Supplied records:
•••

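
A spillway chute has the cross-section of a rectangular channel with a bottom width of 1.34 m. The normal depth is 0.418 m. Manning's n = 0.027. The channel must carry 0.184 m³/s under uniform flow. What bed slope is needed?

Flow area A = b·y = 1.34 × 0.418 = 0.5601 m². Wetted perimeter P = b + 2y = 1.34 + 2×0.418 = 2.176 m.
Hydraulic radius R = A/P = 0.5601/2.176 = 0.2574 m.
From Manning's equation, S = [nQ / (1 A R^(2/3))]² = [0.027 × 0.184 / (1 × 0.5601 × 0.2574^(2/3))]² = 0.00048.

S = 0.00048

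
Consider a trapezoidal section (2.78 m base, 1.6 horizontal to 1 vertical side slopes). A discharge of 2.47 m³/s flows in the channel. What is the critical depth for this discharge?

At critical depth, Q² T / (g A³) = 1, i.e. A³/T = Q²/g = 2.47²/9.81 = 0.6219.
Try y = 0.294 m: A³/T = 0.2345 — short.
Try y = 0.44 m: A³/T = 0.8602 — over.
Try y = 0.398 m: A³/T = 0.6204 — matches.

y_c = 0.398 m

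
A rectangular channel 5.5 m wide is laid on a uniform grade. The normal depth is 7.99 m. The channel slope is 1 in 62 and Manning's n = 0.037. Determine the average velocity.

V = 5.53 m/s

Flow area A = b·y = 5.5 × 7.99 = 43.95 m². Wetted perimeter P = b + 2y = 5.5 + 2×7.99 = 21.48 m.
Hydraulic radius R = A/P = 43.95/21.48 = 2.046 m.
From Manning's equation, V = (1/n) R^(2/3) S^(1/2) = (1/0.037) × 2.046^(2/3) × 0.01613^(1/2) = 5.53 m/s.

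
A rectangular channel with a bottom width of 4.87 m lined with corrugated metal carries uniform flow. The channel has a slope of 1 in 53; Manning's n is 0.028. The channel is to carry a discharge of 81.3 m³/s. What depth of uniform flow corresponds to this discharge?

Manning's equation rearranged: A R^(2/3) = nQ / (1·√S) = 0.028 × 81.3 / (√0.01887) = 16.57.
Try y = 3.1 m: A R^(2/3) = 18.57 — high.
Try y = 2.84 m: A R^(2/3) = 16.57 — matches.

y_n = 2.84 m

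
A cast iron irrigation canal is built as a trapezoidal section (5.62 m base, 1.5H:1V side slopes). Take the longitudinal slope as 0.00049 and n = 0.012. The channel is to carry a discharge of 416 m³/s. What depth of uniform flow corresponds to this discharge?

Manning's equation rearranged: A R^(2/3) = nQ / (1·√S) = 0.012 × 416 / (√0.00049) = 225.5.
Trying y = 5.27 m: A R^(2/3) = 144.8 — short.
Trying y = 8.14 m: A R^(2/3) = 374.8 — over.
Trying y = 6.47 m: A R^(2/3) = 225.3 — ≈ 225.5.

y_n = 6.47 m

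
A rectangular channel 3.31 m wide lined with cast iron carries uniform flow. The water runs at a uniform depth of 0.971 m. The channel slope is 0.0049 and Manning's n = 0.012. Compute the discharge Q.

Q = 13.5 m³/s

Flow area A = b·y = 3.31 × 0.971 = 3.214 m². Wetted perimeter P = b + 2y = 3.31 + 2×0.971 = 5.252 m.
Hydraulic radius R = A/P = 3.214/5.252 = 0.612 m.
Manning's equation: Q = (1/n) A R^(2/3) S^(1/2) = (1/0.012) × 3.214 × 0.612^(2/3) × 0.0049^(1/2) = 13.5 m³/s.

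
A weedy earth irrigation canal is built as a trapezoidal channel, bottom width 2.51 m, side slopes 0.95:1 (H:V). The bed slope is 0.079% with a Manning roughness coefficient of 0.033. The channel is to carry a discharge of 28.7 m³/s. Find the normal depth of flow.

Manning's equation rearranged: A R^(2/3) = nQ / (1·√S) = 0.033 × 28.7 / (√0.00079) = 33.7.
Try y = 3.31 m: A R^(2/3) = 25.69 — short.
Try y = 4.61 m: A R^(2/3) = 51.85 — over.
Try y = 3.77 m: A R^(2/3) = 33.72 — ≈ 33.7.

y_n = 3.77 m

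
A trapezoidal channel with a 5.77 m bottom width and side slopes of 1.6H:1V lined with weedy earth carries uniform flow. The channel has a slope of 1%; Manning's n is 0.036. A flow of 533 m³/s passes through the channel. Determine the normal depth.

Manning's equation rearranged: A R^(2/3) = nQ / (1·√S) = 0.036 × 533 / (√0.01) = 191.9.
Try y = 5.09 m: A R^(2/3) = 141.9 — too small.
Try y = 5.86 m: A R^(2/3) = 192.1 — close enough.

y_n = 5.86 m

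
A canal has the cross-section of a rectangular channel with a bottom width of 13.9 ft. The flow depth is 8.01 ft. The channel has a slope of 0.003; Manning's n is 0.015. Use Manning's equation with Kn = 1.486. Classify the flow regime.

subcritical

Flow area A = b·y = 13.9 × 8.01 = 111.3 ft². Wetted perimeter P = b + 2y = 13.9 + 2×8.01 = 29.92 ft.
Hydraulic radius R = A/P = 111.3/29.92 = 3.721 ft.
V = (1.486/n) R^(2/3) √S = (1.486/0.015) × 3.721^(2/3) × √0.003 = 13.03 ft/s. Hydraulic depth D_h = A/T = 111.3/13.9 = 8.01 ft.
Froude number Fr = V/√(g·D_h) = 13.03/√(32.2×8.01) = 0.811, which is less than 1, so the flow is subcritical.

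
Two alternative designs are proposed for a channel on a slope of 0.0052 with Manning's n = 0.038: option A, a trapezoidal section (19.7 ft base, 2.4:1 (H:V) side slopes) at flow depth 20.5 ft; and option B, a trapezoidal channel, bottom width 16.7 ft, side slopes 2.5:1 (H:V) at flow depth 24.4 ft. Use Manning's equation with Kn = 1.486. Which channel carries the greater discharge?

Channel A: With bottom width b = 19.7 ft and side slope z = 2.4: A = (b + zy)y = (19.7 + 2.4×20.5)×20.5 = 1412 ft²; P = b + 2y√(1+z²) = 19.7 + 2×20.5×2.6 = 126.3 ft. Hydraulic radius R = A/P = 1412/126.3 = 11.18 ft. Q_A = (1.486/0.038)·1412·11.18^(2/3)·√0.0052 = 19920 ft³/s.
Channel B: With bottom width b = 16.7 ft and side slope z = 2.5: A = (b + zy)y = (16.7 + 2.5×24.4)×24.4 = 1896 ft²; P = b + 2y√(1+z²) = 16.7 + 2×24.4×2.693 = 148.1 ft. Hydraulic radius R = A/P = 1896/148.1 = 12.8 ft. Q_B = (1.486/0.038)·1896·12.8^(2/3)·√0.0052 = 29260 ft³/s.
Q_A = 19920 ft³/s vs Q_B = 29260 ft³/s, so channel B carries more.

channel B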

•••

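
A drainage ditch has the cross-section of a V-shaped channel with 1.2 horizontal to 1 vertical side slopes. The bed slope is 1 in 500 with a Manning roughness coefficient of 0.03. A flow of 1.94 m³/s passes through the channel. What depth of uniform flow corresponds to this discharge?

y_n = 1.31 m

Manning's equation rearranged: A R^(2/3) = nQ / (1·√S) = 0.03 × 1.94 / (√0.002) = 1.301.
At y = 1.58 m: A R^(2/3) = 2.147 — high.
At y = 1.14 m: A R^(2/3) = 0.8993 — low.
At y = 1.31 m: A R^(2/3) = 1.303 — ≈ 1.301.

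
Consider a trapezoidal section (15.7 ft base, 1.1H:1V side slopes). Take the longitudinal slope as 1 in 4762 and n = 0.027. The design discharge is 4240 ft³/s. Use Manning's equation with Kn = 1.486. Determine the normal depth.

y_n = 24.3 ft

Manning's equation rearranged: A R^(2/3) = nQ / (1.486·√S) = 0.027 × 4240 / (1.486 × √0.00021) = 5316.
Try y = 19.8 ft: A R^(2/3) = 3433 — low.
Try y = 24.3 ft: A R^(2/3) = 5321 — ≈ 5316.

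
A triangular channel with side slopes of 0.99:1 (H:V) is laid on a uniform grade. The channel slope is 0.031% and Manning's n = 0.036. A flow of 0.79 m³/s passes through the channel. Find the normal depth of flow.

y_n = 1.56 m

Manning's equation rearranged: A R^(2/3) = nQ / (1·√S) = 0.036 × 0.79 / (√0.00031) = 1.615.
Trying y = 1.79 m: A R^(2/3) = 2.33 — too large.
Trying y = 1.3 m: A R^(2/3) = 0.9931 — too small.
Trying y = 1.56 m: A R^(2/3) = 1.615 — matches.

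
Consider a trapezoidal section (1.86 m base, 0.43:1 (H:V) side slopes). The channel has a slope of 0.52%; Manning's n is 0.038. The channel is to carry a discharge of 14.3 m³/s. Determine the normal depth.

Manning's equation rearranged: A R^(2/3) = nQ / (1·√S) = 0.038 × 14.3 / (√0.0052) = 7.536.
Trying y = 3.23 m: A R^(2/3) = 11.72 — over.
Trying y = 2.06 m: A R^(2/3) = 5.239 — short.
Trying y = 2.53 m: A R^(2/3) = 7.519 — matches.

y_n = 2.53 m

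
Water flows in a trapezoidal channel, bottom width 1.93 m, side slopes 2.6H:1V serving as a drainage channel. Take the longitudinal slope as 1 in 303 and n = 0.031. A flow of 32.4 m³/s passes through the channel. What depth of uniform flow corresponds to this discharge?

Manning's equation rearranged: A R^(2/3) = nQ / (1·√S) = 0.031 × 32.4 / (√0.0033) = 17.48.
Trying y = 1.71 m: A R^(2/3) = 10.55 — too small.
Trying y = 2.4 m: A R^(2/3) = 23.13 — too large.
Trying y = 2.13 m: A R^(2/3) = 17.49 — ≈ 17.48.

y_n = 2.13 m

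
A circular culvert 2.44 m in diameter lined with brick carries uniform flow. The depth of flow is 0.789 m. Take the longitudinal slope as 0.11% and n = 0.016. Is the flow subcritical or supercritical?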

•••

Repeat, word for word, the lines above between the line holding "Water flows in" and the line holding "A circular culvert", inclusive; omit everything else.

Exercise response:
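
Water flows in a trapezoidal channel, bottom width 1.93 m, side slopes 2.6H:1V serving as a drainage channel. Take the longitudinal slope as 1 in 303 and n = 0.031. A flow of 32.4 m³/s passes through the channel. What depth of uniform flow corresponds to this discharge?

Manning's equation rearranged: A R^(2/3) = nQ / (1·√S) = 0.031 × 32.4 / (√0.0033) = 17.48.
Trying y = 1.71 m: A R^(2/3) = 10.55 — too small.
Trying y = 2.4 m: A R^(2/3) = 23.13 — too large.
Trying y = 2.13 m: A R^(2/3) = 17.49 — ≈ 17.48.

y_n = 2.13 m

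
A circular culvert 2.44 m in diameter lined with brick carries uniform flow. The depth of flow is 0.789 m. Take the longitudinal slope as 0.11% and n = 0.016. Is the flow subcritical or supercritical?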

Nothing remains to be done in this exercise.